• EXERCISE AIM: From the line containing "D) their pea-protein" down to the line containing "F) a commercial" in the records below, reproduce every line exactly, ends included, and omit all others.

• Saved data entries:
■ ■ ■
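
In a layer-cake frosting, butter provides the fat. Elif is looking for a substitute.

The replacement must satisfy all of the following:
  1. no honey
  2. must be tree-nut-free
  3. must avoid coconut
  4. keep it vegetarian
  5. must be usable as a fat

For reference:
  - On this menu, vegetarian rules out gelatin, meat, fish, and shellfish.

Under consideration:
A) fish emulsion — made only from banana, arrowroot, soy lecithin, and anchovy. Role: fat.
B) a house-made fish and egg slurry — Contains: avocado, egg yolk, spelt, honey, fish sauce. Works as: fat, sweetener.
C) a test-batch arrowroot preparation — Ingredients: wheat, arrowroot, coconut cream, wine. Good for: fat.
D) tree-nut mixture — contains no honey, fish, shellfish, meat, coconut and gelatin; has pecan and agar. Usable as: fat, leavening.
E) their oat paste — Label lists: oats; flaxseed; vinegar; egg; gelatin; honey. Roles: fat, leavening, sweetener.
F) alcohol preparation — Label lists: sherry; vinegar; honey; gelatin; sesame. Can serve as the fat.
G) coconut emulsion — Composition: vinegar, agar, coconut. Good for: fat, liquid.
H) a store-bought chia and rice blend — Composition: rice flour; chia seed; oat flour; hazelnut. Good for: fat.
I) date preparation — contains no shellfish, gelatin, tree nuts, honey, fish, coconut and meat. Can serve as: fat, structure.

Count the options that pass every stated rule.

1

A: has anchovy, so not vegetarian — out
B: has fish sauce, so not vegetarian; has honey, so not honey-free — out
C: has coconut cream, so not coconut-free — reject
D: has pecan, so not tree-nut-free — out
E: has gelatin, so not vegetarian; has honey, so not honey-free — reject
F: has gelatin, so not vegetarian; has honey, so not honey-free — no
G: has coconut, so not coconut-free — out
H: has hazelnut, so not tree-nut-free — no
I: no honey, no coconut — valid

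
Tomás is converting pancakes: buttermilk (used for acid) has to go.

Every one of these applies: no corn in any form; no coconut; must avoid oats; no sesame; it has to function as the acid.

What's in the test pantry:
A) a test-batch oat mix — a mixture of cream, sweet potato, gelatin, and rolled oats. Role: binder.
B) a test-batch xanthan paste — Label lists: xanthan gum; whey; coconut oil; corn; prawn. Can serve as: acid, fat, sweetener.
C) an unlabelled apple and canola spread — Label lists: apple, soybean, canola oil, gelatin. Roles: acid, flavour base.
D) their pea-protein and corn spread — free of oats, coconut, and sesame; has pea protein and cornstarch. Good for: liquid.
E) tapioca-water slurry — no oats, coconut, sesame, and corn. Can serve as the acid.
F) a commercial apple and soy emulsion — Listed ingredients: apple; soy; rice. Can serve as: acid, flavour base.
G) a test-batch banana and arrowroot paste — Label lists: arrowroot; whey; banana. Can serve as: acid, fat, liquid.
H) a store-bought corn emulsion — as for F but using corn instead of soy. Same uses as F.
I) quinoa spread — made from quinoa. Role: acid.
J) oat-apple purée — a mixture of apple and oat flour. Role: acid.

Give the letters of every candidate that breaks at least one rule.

A: not usable as an acid; has rolled oats, so not oat-free — no
B: has coconut oil, so not coconut-free; has corn, so not corn-free — no
C: nothing on the exclusion list — keep
D: not usable as an acid; has cornstarch, so not corn-free — reject
E: no coconut, no corn — keep
F: only rice, soy, and apple; none excluded — keep
G: all constraints satisfied — keep
H: has corn, so not corn-free — out
I: no sesame, no oats — OK
J: has oat flour, so not oat-free — reject

A, B, D, H, J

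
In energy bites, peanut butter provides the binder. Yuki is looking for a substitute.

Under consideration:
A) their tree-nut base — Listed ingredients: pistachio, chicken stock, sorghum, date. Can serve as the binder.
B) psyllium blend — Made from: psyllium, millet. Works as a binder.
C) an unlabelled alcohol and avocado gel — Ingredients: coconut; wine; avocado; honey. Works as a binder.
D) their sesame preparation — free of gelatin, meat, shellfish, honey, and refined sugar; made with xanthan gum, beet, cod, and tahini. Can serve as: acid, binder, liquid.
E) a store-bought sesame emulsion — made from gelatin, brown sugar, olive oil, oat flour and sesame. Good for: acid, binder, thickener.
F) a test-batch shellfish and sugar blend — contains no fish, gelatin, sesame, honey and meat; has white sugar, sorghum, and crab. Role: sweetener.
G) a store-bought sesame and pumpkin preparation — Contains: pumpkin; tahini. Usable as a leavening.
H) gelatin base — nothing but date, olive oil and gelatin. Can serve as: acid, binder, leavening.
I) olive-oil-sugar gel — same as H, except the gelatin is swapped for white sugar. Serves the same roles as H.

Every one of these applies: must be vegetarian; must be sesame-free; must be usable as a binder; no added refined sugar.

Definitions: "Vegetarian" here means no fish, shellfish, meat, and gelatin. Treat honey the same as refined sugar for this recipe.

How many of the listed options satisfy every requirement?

A: has chicken stock, so not vegetarian — reject
B: only millet and psyllium; none excluded — OK
C: has honey, so not no-added-sugar — out
D: has cod, so not vegetarian; has tahini, so not sesame-free — reject
E: has gelatin, so not vegetarian; has brown sugar, so not no-added-sugar (and 1 more) — reject
F: not usable as a binder; has crab, so not vegetarian (and 1 more) — no
G: not usable as a binder; has tahini, so not sesame-free — out
H: has gelatin, so not vegetarian — reject
I: has white sugar, so not no-added-sugar — out

1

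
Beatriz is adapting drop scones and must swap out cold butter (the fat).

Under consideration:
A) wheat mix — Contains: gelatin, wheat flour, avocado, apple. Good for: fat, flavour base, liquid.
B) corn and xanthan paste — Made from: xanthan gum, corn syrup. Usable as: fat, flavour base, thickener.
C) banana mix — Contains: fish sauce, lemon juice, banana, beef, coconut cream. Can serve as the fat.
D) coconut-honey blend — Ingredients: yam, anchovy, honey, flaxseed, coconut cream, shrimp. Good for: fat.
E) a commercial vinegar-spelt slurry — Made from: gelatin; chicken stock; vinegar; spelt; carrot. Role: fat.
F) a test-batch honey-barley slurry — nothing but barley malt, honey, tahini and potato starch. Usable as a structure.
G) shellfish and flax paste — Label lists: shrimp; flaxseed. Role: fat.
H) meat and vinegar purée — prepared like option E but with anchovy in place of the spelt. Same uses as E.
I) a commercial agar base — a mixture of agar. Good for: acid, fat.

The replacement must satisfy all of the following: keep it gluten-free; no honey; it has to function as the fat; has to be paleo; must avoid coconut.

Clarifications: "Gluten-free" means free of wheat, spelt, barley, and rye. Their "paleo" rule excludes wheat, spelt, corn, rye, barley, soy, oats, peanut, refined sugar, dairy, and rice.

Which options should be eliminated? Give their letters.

A, B, C, D, E, F

A: has wheat flour, so not gluten-free; has wheat flour, so not paleo — out
B: has corn syrup, so not paleo — no
C: has coconut cream, so not coconut-free — no
D: has coconut cream, so not coconut-free; has honey, so not honey-free — reject
E: has spelt, so not gluten-free; has spelt, so not paleo — no
F: not usable as a fat; has barley malt, so not gluten-free (and 2 more) — out
G: only shrimp and flaxseed; none excluded — valid
H: all constraints satisfied — OK
I: only agar; none excluded — OK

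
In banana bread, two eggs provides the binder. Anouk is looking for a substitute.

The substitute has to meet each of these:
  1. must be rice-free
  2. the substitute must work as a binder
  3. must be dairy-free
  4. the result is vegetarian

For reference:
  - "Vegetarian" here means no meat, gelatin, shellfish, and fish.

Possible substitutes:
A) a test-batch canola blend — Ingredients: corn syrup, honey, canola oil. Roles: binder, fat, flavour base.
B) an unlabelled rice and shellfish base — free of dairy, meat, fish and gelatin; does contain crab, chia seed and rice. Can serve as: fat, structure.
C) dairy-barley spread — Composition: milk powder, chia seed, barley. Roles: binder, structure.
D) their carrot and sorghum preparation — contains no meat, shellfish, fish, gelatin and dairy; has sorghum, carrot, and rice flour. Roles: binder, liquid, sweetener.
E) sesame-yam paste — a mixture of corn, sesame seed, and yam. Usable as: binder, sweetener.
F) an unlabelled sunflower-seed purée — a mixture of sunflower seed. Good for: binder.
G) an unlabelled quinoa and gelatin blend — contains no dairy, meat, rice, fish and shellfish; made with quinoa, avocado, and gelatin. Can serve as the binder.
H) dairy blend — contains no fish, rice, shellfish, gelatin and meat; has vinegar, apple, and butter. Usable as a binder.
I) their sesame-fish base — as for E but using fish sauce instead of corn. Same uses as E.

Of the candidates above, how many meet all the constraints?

A: no rice, vegetarian — valid
B: not usable as a binder; has crab, so not vegetarian (and 1 more) — out
C: has milk powder, so not dairy-free — reject
D: has rice flour, so not rice-free — no
E: only corn, sesame seed and yam; none excluded — OK
F: only sunflower seed; none excluded — valid
G: has gelatin, so not vegetarian — no
H: has butter, so not dairy-free — reject
I: has fish sauce, so not vegetarian — reject

3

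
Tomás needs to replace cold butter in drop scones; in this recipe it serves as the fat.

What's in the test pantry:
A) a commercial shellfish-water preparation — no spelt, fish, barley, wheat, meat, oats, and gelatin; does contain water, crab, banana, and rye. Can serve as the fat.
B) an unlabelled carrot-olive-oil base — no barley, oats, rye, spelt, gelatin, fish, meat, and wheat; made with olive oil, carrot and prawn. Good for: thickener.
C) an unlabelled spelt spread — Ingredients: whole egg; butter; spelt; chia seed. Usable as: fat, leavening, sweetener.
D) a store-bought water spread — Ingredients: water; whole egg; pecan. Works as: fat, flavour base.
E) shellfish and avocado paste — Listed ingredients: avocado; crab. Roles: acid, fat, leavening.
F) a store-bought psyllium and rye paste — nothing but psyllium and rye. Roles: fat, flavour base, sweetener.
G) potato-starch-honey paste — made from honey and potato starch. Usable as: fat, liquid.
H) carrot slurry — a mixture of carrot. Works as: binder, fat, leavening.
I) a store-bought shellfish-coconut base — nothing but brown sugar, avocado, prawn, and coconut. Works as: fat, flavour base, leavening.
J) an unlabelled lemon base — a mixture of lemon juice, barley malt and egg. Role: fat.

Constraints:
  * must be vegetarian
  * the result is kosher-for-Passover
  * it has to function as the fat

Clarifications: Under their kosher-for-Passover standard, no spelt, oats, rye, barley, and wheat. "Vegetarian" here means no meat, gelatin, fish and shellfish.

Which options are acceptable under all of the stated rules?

A: has rye, so not kosher-for-Passover; has crab, so not vegetarian — reject
B: not usable as a fat; has prawn, so not vegetarian — out
C: has spelt, so not kosher-for-Passover — out
D: nothing on the exclusion list — valid
E: has crab, so not vegetarian — no
F: has rye, so not kosher-for-Passover — no
G: only honey and potato starch; none excluded — valid
H: works as a fat, vegetarian, kosher-for-Passover — valid
I: has prawn, so not vegetarian — no
J: has barley malt, so not kosher-for-Passover — no

D, G, H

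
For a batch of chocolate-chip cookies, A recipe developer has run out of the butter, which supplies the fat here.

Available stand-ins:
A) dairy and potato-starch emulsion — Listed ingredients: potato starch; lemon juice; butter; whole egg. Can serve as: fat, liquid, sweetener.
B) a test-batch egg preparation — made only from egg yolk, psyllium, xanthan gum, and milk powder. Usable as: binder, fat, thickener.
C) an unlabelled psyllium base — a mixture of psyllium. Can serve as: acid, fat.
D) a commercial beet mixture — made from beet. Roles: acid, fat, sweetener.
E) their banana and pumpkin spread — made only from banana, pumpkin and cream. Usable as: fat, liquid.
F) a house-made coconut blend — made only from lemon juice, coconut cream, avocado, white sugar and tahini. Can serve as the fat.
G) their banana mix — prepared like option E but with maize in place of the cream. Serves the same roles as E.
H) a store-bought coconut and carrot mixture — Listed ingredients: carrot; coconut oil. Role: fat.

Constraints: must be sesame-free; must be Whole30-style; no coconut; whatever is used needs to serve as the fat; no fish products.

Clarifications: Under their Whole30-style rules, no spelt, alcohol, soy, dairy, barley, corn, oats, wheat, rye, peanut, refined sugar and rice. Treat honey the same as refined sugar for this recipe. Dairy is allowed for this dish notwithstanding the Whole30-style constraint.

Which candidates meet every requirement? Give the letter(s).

A: dairy is permitted under the Whole30-style carve-out; nothing else excluded — OK
B: dairy is permitted under the Whole30-style carve-out; nothing else excluded — valid
C: only psyllium; none excluded — valid
D: nothing on the exclusion list — valid
E: dairy is permitted under the Whole30-style carve-out; nothing else excluded — valid
F: has white sugar, so not Whole30-style; has tahini, so not sesame-free (and 1 more) — reject
G: has maize, so not Whole30-style — reject
H: has coconut oil, so not coconut-free — out

A, B, C, D, E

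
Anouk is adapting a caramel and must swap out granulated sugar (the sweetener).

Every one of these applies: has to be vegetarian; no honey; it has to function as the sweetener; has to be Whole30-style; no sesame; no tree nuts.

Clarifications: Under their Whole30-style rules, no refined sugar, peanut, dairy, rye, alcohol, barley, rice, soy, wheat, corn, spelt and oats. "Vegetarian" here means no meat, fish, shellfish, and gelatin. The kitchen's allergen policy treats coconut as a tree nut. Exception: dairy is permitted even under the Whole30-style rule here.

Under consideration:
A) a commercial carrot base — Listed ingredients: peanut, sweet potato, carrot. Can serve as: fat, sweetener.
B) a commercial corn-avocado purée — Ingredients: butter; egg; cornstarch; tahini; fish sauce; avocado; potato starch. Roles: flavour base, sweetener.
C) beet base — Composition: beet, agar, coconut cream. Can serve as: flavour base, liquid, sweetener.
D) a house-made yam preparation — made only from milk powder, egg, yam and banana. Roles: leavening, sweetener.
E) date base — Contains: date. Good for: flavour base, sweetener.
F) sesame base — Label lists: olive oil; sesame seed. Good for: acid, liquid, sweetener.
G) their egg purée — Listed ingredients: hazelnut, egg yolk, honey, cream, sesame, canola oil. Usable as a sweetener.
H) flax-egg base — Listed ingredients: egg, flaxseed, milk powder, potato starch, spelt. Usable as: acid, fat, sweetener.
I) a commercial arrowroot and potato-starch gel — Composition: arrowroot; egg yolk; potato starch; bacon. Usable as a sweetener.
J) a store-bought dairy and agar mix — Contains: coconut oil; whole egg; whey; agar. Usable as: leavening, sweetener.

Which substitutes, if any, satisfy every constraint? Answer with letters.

D, E

A: has peanut, so not Whole30-style — out
B: has cornstarch, so not Whole30-style; has fish sauce, so not vegetarian (and 1 more) — no
C: has coconut cream, so not tree-nut-free — reject
D: dairy is permitted under the Whole30-style carve-out; nothing else excluded — valid
E: no honey, Whole30-style — valid
F: has sesame seed, so not sesame-free — out
G: has hazelnut, so not tree-nut-free; has sesame, so not sesame-free (and 1 more) — reject
H: has spelt, so not Whole30-style — reject
I: has bacon, so not vegetarian — reject
J: has coconut oil, so not tree-nut-free — reject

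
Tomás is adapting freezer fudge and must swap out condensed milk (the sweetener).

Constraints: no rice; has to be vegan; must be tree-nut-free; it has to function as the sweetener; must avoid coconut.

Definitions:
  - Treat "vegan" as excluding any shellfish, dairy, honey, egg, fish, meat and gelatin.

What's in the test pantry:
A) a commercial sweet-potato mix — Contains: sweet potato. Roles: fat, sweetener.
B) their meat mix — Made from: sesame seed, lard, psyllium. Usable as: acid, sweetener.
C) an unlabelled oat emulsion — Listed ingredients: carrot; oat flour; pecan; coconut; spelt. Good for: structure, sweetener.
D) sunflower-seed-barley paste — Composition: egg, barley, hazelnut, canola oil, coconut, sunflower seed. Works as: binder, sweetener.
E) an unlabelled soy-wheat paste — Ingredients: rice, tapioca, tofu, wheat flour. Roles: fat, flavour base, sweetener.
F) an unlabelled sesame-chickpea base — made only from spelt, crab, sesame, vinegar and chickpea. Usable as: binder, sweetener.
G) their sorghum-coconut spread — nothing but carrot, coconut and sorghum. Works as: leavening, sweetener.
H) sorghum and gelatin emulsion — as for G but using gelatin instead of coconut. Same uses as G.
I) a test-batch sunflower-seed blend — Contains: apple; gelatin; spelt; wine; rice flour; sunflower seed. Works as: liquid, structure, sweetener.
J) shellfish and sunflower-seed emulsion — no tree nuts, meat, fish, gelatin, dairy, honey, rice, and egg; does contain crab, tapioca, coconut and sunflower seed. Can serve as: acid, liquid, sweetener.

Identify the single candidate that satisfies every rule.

A

A: no tree nuts, vegan — OK
B: has lard, so not vegan — no
C: has coconut, so not coconut-free; has pecan, so not tree-nut-free — no
D: has egg, so not vegan; has coconut, so not coconut-free (and 1 more) — reject
E: has rice, so not rice-free — no
F: has crab, so not vegan — out
G: has coconut, so not coconut-free — reject
H: has gelatin, so not vegan — out
I: has gelatin, so not vegan; has rice flour, so not rice-free — out
J: has crab, so not vegan; has coconut, so not coconut-free — no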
■ ■ ■
• RESPONSE BELOW:
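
D) their pea-protein and corn spread — free of oats, coconut, and sesame; has pea protein and cornstarch. Good for: liquid.
E) tapioca-water slurry — no oats, coconut, sesame, and corn. Can serve as the acid.
F) a commercial apple and soy emulsion — Listed ingredients: apple; soy; rice. Can serve as: acid, flavour base.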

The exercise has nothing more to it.